◆ **WORK TO BE COMPLETED**
Only the lines below between the ones containing "4 * 2 * ((81 / 47)" and "((5 / 83) * (((9 / 3)", inclusive, are to be reproduced, each exactly as it stands.

PROVIDED DATA section start

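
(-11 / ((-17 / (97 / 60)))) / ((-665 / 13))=-13871 / 678300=-0.02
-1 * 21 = -21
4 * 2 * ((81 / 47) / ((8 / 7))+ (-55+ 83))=11095 / 47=236.06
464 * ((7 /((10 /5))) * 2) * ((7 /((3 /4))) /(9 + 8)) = 90944 /51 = 1783.22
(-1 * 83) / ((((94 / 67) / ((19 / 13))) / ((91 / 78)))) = -739613 / 7332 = -100.87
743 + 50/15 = 2239/3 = 746.33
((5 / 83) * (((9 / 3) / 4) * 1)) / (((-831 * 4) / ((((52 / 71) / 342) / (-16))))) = 65 / 35729117568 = 0.00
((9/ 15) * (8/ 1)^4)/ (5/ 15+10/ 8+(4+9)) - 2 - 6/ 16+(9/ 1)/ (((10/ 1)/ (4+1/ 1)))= 1194523/ 7000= 170.65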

PROVIDED DATA section end

◆ **TASK ANSWER**
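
4 * 2 * ((81 / 47) / ((8 / 7))+ (-55+ 83))=11095 / 47=236.06
464 * ((7 /((10 /5))) * 2) * ((7 /((3 /4))) /(9 + 8)) = 90944 /51 = 1783.22
(-1 * 83) / ((((94 / 67) / ((19 / 13))) / ((91 / 78)))) = -739613 / 7332 = -100.87
743 + 50/15 = 2239/3 = 746.33
((5 / 83) * (((9 / 3) / 4) * 1)) / (((-831 * 4) / ((((52 / 71) / 342) / (-16))))) = 65 / 35729117568 = 0.00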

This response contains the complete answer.